Print each record below character for character.
[Available records]
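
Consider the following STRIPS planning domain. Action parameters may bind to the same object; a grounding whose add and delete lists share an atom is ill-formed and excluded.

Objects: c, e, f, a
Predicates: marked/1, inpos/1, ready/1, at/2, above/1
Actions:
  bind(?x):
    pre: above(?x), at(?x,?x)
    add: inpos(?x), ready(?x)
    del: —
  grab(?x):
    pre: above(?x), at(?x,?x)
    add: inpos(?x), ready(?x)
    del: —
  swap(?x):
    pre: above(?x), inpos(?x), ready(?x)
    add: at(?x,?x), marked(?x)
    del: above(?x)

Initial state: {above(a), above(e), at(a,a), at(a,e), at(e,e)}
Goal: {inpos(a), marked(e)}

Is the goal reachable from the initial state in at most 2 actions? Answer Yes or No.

No

1. bind(e)  →  {above(a), above(e), at(a,a), at(a,e), at(e,e), inpos(e), ready(e)}
2. bind(a)  →  {above(a), above(e), at(a,a), at(a,e), at(e,e), inpos(a), inpos(e), ready(a), ready(e)}
3. swap(e)  →  {above(a), at(a,a), at(a,e), at(e,e), inpos(a), inpos(e), marked(e), ready(a), ready(e)}
optimal plan length = 3; 3 > 2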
[/Available records]
- _Finished task_:
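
Consider the following STRIPS planning domain. Action parameters may bind to the same object; a grounding whose add and delete lists share an atom is ill-formed and excluded.

Objects: c, e, f, a
Predicates: marked/1, inpos/1, ready/1, at/2, above/1
Actions:
  bind(?x):
    pre: above(?x), at(?x,?x)
    add: inpos(?x), ready(?x)
    del: —
  grab(?x):
    pre: above(?x), at(?x,?x)
    add: inpos(?x), ready(?x)
    del: —
  swap(?x):
    pre: above(?x), inpos(?x), ready(?x)
    add: at(?x,?x), marked(?x)
    del: above(?x)

Initial state: {above(a), above(e), at(a,a), at(a,e), at(e,e)}
Goal: {inpos(a), marked(e)}

Is the goal reachable from the initial state in at most 2 actions? Answer Yes or No.

No

1. bind(e)  →  {above(a), above(e), at(a,a), at(a,e), at(e,e), inpos(e), ready(e)}
2. bind(a)  →  {above(a), above(e), at(a,a), at(a,e), at(e,e), inpos(a), inpos(e), ready(a), ready(e)}
3. swap(e)  →  {above(a), at(a,a), at(a,e), at(e,e), inpos(a), inpos(e), marked(e), ready(a), ready(e)}
optimal plan length = 3; 3 > 2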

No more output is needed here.